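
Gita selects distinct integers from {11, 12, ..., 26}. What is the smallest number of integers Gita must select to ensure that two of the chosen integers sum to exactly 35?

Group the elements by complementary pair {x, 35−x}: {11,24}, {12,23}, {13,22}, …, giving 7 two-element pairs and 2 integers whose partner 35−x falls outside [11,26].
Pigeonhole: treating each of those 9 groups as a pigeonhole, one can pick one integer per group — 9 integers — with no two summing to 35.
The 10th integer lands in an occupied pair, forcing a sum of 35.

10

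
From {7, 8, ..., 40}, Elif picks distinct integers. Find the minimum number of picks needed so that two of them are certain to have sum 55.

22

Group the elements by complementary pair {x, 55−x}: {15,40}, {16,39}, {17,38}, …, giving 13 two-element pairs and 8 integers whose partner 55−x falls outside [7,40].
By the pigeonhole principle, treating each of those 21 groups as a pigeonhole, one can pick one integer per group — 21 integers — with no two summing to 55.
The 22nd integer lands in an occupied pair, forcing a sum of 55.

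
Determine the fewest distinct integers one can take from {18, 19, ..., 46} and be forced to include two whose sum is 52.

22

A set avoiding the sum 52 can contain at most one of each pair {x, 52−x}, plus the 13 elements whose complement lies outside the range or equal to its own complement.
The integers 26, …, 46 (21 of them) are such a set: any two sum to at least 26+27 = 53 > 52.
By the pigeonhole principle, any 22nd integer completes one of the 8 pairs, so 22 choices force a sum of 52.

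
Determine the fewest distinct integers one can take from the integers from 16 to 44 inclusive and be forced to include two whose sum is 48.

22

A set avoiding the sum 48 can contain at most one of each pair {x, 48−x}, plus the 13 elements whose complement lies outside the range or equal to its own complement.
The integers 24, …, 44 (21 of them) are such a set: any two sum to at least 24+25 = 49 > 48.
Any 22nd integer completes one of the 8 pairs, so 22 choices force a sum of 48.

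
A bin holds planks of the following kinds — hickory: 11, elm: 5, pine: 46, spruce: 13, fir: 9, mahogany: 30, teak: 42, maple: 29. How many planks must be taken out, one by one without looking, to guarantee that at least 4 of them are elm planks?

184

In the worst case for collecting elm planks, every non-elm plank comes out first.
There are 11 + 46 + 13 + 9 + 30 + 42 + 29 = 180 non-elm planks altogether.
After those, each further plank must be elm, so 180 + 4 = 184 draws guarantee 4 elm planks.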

> [ASSIGNMENT]
Please reproduce all of the entries exactly as they stand.

> [ANSWER SECTION]
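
Gita selects distinct integers from {11, 12, ..., 26}. What is the smallest number of integers Gita must select to ensure that two of the chosen integers sum to exactly 35?

Group the elements by complementary pair {x, 35−x}: {11,24}, {12,23}, {13,22}, …, giving 7 two-element pairs and 2 integers whose partner 35−x falls outside [11,26].
Pigeonhole: treating each of those 9 groups as a pigeonhole, one can pick one integer per group — 9 integers — with no two summing to 35.
The 10th integer lands in an occupied pair, forcing a sum of 35.

10

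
From {7, 8, ..., 40}, Elif picks distinct integers. Find the minimum number of picks needed so that two of them are certain to have sum 55.

22

Group the elements by complementary pair {x, 55−x}: {15,40}, {16,39}, {17,38}, …, giving 13 two-element pairs and 8 integers whose partner 55−x falls outside [7,40].
By the pigeonhole principle, treating each of those 21 groups as a pigeonhole, one can pick one integer per group — 21 integers — with no two summing to 55.
The 22nd integer lands in an occupied pair, forcing a sum of 55.

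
Determine the fewest distinct integers one can take from {18, 19, ..., 46} and be forced to include two whose sum is 52.

22

A set avoiding the sum 52 can contain at most one of each pair {x, 52−x}, plus the 13 elements whose complement lies outside the range or equal to its own complement.
The integers 26, …, 46 (21 of them) are such a set: any two sum to at least 26+27 = 53 > 52.
By the pigeonhole principle, any 22nd integer completes one of the 8 pairs, so 22 choices force a sum of 52.

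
Determine the fewest distinct integers one can take from the integers from 16 to 44 inclusive and be forced to include two whose sum is 48.

22

A set avoiding the sum 48 can contain at most one of each pair {x, 48−x}, plus the 13 elements whose complement lies outside the range or equal to its own complement.
The integers 24, …, 44 (21 of them) are such a set: any two sum to at least 24+25 = 49 > 48.
Any 22nd integer completes one of the 8 pairs, so 22 choices force a sum of 48.

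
A bin holds planks of the following kinds — hickory: 11, elm: 5, pine: 46, spruce: 13, fir: 9, mahogany: 30, teak: 42, maple: 29. How many planks must be taken out, one by one without looking, to guarantee that at least 4 of them are elm planks?

184

In the worst case for collecting elm planks, every non-elm plank comes out first.
There are 11 + 46 + 13 + 9 + 30 + 42 + 29 = 180 non-elm planks altogether.
After those, each further plank must be elm, so 180 + 4 = 184 draws guarantee 4 elm planks.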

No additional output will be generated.